(TASK):
Search the records for the word "system" and copy each line in which it appears.

(INFORMATION SUPPLIED):
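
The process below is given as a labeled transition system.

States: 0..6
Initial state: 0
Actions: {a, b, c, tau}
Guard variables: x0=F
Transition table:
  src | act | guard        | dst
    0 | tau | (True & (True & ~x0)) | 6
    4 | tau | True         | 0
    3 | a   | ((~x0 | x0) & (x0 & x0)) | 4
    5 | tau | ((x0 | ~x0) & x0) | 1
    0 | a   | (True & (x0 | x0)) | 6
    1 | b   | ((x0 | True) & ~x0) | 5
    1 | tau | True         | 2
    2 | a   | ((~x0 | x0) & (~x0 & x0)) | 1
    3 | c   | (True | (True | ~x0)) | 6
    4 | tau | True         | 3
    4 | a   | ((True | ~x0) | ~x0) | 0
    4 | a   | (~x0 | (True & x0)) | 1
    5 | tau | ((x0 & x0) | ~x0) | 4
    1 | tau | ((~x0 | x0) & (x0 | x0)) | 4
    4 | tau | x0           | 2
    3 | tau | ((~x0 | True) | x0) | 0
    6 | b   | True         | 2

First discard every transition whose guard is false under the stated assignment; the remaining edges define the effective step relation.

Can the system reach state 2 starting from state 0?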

(RESPONSE FOR THIS EXERCISE):
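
The process below is given as a labeled transition system.
Can the system reach state 2 starting from state 0?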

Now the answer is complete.